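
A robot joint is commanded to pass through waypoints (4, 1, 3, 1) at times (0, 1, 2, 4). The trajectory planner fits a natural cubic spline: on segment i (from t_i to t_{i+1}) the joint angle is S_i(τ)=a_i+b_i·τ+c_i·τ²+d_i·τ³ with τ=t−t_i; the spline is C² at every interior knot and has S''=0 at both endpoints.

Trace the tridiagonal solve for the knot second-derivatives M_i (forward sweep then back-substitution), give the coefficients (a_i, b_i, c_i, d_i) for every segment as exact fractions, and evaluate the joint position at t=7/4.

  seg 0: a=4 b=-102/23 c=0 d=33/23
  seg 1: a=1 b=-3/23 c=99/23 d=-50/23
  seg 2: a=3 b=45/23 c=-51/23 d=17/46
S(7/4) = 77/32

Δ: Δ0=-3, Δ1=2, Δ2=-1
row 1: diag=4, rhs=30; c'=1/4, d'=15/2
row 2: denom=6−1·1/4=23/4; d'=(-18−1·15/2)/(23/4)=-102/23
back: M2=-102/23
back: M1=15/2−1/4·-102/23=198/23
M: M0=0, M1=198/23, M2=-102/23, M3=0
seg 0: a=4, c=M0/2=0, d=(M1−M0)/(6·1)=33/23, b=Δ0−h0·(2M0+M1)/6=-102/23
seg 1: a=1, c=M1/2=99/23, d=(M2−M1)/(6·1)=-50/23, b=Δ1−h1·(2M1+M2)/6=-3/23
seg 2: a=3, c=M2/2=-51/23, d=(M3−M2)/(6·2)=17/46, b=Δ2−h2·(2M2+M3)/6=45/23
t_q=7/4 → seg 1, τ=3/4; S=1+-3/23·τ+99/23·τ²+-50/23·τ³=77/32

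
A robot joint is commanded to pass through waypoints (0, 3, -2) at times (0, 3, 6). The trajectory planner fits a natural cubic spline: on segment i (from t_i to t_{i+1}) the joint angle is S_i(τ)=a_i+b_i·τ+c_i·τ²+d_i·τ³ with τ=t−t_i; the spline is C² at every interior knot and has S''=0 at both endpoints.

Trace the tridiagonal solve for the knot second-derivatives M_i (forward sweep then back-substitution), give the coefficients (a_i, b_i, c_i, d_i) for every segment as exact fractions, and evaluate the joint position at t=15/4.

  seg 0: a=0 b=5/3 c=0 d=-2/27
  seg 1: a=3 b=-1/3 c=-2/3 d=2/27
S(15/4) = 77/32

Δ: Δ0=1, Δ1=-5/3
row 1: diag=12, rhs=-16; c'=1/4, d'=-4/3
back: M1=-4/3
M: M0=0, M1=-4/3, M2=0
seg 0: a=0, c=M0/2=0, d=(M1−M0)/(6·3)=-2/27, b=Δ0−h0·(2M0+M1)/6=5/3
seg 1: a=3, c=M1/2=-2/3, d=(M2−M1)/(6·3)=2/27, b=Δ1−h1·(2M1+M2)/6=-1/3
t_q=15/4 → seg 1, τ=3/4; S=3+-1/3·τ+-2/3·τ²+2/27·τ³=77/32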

Work instruction —
Word for word, restate only the lines from the one containing "position at t=15/4." through the last line of the entries, with both ends kept.

Response for this exercise —
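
Trace the tridiagonal solve for the knot second-derivatives M_i (forward sweep then back-substitution), give the coefficients (a_i, b_i, c_i, d_i) for every segment as exact fractions, and evaluate the joint position at t=15/4.

  seg 0: a=0 b=5/3 c=0 d=-2/27
  seg 1: a=3 b=-1/3 c=-2/3 d=2/27
S(15/4) = 77/32

Δ: Δ0=1, Δ1=-5/3
row 1: diag=12, rhs=-16; c'=1/4, d'=-4/3
back: M1=-4/3
M: M0=0, M1=-4/3, M2=0
seg 0: a=0, c=M0/2=0, d=(M1−M0)/(6·3)=-2/27, b=Δ0−h0·(2M0+M1)/6=5/3
seg 1: a=3, c=M1/2=-2/3, d=(M2−M1)/(6·3)=2/27, b=Δ1−h1·(2M1+M2)/6=-1/3
t_q=15/4 → seg 1, τ=3/4; S=3+-1/3·τ+-2/3·τ²+2/27·τ³=77/32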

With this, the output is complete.